§ **Data extracted from a collection**:

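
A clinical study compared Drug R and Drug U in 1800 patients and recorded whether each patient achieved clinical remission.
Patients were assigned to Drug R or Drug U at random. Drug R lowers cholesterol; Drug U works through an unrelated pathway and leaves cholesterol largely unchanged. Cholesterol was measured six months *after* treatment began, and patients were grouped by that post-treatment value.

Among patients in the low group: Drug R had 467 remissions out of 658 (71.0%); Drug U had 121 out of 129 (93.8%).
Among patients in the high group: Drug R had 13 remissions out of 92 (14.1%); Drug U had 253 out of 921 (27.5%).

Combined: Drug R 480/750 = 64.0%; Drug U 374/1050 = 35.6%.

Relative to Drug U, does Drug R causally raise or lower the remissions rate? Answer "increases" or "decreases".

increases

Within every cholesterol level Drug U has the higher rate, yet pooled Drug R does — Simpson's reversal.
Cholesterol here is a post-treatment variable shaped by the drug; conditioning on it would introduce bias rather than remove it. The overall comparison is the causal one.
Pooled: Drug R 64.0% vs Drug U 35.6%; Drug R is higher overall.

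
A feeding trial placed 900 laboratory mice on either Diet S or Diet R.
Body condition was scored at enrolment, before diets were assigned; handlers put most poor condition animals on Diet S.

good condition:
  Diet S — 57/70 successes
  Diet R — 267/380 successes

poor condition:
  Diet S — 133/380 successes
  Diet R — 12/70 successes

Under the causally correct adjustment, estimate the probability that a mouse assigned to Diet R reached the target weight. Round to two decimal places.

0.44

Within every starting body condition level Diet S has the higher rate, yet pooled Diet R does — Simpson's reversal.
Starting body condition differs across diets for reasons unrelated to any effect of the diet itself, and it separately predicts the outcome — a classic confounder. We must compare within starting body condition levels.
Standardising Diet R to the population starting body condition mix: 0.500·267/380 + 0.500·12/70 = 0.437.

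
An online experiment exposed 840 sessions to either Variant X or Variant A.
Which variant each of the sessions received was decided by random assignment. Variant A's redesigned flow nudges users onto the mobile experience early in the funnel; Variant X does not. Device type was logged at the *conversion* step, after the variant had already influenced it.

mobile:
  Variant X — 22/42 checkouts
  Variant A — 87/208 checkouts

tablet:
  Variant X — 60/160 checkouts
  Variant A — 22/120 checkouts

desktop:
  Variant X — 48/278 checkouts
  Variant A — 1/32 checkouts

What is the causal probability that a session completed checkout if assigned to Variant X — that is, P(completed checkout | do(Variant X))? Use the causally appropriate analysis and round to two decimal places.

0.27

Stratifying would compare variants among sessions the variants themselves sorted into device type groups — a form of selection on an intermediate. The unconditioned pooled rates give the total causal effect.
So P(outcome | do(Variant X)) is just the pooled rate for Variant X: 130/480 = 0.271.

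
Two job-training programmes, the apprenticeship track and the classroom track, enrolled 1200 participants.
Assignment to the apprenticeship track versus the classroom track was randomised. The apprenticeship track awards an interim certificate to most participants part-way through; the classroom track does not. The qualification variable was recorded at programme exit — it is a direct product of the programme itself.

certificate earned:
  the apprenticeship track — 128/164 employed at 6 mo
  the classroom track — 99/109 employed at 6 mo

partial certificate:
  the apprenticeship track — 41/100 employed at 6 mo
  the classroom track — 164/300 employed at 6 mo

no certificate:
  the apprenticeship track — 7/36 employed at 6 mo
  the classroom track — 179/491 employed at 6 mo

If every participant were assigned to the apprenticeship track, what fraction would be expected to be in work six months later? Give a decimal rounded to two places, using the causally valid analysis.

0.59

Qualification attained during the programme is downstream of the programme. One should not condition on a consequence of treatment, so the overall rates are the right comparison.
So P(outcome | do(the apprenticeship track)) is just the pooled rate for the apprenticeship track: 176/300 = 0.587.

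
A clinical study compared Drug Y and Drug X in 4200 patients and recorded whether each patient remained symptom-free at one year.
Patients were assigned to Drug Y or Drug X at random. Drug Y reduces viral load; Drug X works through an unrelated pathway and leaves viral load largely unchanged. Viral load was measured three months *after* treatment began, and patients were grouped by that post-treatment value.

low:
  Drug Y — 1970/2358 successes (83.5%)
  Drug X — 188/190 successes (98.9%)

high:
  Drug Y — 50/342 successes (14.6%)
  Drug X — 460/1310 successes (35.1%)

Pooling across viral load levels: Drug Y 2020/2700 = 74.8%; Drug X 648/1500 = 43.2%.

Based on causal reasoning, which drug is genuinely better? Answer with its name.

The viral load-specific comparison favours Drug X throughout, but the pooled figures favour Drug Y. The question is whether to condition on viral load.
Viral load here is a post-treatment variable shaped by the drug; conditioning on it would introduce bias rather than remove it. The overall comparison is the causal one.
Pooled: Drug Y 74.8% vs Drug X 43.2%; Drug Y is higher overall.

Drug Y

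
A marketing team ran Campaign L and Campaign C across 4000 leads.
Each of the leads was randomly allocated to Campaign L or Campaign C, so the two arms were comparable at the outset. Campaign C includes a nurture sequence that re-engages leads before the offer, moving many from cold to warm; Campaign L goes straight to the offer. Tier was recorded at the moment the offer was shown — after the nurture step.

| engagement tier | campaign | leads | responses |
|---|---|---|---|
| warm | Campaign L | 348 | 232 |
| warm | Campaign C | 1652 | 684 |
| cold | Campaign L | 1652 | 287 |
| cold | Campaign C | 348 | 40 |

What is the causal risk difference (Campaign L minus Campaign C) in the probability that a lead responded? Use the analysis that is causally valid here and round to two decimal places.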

§ **Task to carry out**: Nothing but the lines from the one with "C | 348 | 40 |" through the end of the data above should be repeated, each exactly as it stands.

§ **Task response**:
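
| cold | Campaign C | 348 | 40 |

What is the causal risk difference (Campaign L minus Campaign C) in the probability that a lead responded? Use the analysis that is causally valid here and round to two decimal places.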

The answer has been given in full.